> Activity
Every entry should be repeated exactly as written.

> Collected data
====================
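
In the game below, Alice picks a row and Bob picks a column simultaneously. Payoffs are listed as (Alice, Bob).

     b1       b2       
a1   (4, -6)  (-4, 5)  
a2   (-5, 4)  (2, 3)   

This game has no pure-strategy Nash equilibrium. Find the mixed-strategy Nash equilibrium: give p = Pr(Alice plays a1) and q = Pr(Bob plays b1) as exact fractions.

In a mixed NE each player is indifferent between their pure strategies, so the opponent's mix sets the indifference.
Bob indifferent between b1 and b2: p·(-6) + (1−p)·4 = p·5 + (1−p)·3 ⟹ 4 + (-10)p = 3 + 2p ⟹ p = 1/12.
Alice indifferent between a1 and a2: q·4 + (1−q)·(-4) = q·(-5) + (1−q)·2 ⟹ (-4) + 8q = 2 + (-7)q ⟹ q = 2/5.

p = 1/12, q = 2/5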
====================
> Written solution
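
In the game below, Alice picks a row and Bob picks a column simultaneously. Payoffs are listed as (Alice, Bob).

     b1       b2       
a1   (4, -6)  (-4, 5)  
a2   (-5, 4)  (2, 3)   

This game has no pure-strategy Nash equilibrium. Find the mixed-strategy Nash equilibrium: give p = Pr(Alice plays a1) and q = Pr(Bob plays b1) as exact fractions.

In a mixed NE each player is indifferent between their pure strategies, so the opponent's mix sets the indifference.
Bob indifferent between b1 and b2: p·(-6) + (1−p)·4 = p·5 + (1−p)·3 ⟹ 4 + (-10)p = 3 + 2p ⟹ p = 1/12.
Alice indifferent between a1 and a2: q·4 + (1−q)·(-4) = q·(-5) + (1−q)·2 ⟹ (-4) + 8q = 2 + (-7)q ⟹ q = 2/5.

p = 1/12, q = 2/5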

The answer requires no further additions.